[Dataset entries]
○ ○ ○ ○ ○ ○ ○

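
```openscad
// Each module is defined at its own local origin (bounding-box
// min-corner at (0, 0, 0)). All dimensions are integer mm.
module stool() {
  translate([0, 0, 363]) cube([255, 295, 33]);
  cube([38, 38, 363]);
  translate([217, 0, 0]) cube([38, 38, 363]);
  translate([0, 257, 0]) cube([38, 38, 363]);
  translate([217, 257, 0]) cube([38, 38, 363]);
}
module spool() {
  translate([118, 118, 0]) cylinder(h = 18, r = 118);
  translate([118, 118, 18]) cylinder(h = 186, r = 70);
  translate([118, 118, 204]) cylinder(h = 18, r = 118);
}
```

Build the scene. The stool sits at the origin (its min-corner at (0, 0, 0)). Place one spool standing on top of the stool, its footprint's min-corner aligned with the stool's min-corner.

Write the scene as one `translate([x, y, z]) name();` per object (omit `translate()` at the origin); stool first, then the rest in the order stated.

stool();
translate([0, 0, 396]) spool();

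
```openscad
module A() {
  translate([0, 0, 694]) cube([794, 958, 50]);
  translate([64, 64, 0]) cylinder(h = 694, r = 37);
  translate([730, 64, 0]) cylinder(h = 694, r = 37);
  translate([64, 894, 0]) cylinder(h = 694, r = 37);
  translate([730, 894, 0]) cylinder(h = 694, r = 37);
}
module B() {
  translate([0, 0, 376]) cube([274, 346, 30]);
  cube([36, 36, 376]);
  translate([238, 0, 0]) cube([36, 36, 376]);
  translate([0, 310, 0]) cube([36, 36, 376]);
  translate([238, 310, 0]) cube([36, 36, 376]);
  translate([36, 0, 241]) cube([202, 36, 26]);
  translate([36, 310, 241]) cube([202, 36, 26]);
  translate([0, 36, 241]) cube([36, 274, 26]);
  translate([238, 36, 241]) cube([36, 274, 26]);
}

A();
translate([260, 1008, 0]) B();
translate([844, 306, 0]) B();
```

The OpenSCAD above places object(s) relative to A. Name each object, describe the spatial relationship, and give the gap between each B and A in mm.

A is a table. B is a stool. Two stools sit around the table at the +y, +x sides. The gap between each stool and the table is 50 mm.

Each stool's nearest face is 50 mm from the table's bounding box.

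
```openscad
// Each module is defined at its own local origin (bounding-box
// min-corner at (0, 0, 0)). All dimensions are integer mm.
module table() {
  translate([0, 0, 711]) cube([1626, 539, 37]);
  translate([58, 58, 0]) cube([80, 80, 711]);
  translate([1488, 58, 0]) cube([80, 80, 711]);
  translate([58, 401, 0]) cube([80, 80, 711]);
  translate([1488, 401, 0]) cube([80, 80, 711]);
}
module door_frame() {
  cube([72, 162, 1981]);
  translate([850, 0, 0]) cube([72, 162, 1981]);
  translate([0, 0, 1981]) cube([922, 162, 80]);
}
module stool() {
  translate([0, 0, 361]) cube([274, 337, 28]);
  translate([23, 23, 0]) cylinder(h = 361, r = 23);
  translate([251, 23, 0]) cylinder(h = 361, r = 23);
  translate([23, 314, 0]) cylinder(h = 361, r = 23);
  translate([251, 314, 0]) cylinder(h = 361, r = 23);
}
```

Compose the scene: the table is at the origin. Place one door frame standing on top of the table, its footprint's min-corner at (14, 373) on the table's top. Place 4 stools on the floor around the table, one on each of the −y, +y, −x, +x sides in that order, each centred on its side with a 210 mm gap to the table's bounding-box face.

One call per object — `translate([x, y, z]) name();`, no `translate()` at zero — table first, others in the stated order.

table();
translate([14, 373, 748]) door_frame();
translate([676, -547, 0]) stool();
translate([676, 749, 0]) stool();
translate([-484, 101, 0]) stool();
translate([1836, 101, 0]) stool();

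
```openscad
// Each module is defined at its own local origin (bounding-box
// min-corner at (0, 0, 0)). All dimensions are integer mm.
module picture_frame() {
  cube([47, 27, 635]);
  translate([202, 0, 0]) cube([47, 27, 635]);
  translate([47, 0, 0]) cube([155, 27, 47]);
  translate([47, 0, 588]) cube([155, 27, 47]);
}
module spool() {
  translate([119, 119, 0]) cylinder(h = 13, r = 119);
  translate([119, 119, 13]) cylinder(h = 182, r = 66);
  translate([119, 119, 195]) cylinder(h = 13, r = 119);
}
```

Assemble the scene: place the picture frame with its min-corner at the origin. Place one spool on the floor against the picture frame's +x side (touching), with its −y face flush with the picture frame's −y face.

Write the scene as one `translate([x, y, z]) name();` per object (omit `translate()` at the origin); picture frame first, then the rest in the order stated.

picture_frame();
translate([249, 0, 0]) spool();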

○ ○ ○ ○ ○ ○ ○

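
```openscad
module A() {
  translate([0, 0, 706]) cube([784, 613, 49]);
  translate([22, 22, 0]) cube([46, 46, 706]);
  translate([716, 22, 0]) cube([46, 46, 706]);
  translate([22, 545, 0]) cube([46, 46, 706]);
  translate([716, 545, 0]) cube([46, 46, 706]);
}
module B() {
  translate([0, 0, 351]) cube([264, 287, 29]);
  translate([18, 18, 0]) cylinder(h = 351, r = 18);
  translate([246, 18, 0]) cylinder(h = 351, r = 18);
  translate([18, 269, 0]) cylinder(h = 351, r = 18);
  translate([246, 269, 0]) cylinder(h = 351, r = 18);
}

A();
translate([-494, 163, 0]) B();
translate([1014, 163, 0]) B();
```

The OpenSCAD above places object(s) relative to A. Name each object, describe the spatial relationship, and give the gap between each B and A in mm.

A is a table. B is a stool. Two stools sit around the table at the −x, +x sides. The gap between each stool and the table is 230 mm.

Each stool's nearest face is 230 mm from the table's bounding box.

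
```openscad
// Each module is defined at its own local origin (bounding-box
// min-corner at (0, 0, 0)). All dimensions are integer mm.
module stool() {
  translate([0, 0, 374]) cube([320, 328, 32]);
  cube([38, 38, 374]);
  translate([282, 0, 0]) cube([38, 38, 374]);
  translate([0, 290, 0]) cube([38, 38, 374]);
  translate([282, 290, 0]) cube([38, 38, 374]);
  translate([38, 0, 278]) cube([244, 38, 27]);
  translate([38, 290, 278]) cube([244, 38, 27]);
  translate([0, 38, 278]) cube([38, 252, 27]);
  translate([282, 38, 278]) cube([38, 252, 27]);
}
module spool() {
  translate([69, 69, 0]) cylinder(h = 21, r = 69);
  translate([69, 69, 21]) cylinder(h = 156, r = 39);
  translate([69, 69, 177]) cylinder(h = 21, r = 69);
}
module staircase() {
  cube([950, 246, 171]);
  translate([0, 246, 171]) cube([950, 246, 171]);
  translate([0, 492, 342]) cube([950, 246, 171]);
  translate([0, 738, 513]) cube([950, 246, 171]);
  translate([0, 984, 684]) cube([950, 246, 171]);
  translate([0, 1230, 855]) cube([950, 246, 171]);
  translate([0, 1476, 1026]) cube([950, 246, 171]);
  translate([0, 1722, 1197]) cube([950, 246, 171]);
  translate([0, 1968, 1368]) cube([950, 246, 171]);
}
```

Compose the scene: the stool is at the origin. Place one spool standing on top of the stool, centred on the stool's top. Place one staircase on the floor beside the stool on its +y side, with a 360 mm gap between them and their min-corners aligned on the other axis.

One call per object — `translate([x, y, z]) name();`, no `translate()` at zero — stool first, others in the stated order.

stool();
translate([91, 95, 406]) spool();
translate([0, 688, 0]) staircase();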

○ ○ ○ ○ ○ ○ ○

EXERCISE INSTRUCTIONS: Each line above that contains the string "floor" should be identified and copied.

ANSWER AREA:
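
Compose the scene: the table is at the origin. Place one door frame standing on top of the table, its footprint's min-corner at (14, 373) on the table's top. Place 4 stools on the floor around the table, one on each of the −y, +y, −x, +x sides in that order, each centred on its side with a 210 mm gap to the table's bounding-box face.
Assemble the scene: place the picture frame with its min-corner at the origin. Place one spool on the floor against the picture frame's +x side (touching), with its −y face flush with the picture frame's −y face.
Compose the scene: the stool is at the origin. Place one spool standing on top of the stool, centred on the stool's top. Place one staircase on the floor beside the stool on its +y side, with a 360 mm gap between them and their min-corners aligned on the other axis.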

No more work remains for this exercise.